*DATASET:*
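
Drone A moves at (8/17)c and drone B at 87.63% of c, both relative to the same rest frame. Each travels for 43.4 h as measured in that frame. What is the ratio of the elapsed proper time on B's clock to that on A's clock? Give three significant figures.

A: γ = 1/√(1 − (8/17)²) = 17/15 ≈ 1.133. B: β = 0.8763; γ = 1/√(1 − 0.8763²) = 1/√0.2321 = 2.076.
τ_A/τ_B = γ_B/γ_A = 2.076/1.133 = 1.831, so τ_B/τ_A = 0.5460.

τ_B/τ_A = 0.546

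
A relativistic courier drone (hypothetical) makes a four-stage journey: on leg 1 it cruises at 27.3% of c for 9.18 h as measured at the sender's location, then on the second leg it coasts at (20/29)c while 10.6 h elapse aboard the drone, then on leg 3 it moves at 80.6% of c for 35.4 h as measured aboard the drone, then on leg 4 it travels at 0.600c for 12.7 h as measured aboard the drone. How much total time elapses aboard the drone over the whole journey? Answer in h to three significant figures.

τ = 67.5 h

Leg 1: β = 0.273; γ = 1/√(1 − 0.273²) = 1/√0.9255 = 1.039; τ_1 = 9.18/1.039 = 8.831 h.
Leg 2: 10.6 h is already measured aboard the drone.
Leg 3: 35.4 h is already measured aboard the drone.
Leg 4: 12.7 h is already measured aboard the drone.
Total: 8.831 + 10.60 + 35.40 + 12.70 h.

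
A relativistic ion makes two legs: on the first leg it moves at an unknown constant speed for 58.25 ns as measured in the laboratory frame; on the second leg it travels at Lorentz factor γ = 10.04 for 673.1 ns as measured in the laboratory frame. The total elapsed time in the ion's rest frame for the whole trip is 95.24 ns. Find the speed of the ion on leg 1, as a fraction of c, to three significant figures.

Leg 1: speed unknown; τ_1 = 58.25/γ_1.
Leg 2: γ = 10.04; τ_2 = 673.1/10.04 = 67.04 ns.
Total proper time: τ_1 + 67.04 = 95.24, so τ_1 = 95.24 − 67.04 = 28.20 ns.
γ_1 = 58.25/28.20 = 2.066; β = √(1 − 1/γ²) = √0.7657.

β = 0.875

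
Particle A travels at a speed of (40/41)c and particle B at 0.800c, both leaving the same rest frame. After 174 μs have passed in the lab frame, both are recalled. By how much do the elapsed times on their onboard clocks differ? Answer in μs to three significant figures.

|τ_A − τ_B| = 66.2 μs

A: γ = 1/√(1 − (40/41)²) = 41/9 ≈ 4.556; τ_A = 174/4.556 = 38.20 μs.
B: γ = 1/√(1 − 0.800²) = 5/3 ≈ 1.667; τ_B = 174/1.667 = 104.4 μs.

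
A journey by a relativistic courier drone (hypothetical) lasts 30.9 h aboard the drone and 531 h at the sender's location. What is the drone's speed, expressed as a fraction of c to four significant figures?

The proper time is measured aboard the drone (both events occur at the drone's location); Δt is measured at the sender's location. γ = Δt/τ = 531/30.9 = 17.18.
β = √(1 − 1/γ²) = √(1 − 0.003386) = √0.9966

v = 0.9983c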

*TASK PROMPT:* Find "A relativistic ion" in the records above. Repeat its line and every later line exactly, through the last one.

*ANSWER TO THIS PROBLEM:*
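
A relativistic ion makes two legs: on the first leg it moves at an unknown constant speed for 58.25 ns as measured in the laboratory frame; on the second leg it travels at Lorentz factor γ = 10.04 for 673.1 ns as measured in the laboratory frame. The total elapsed time in the ion's rest frame for the whole trip is 95.24 ns. Find the speed of the ion on leg 1, as a fraction of c, to three significant figures.

Leg 1: speed unknown; τ_1 = 58.25/γ_1.
Leg 2: γ = 10.04; τ_2 = 673.1/10.04 = 67.04 ns.
Total proper time: τ_1 + 67.04 = 95.24, so τ_1 = 95.24 − 67.04 = 28.20 ns.
γ_1 = 58.25/28.20 = 2.066; β = √(1 − 1/γ²) = √0.7657.

β = 0.875

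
Particle A travels at a speed of (40/41)c and particle B at 0.800c, both leaving the same rest frame. After 174 μs have passed in the lab frame, both are recalled. By how much do the elapsed times on their onboard clocks differ? Answer in μs to three significant figures.

|τ_A − τ_B| = 66.2 μs

A: γ = 1/√(1 − (40/41)²) = 41/9 ≈ 4.556; τ_A = 174/4.556 = 38.20 μs.
B: γ = 1/√(1 − 0.800²) = 5/3 ≈ 1.667; τ_B = 174/1.667 = 104.4 μs.

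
A journey by a relativistic courier drone (hypothetical) lasts 30.9 h aboard the drone and 531 h at the sender's location. What is the drone's speed, expressed as a fraction of c to four significant figures?

The proper time is measured aboard the drone (both events occur at the drone's location); Δt is measured at the sender's location. γ = Δt/τ = 531/30.9 = 17.18.
β = √(1 − 1/γ²) = √(1 − 0.003386) = √0.9966

v = 0.9983c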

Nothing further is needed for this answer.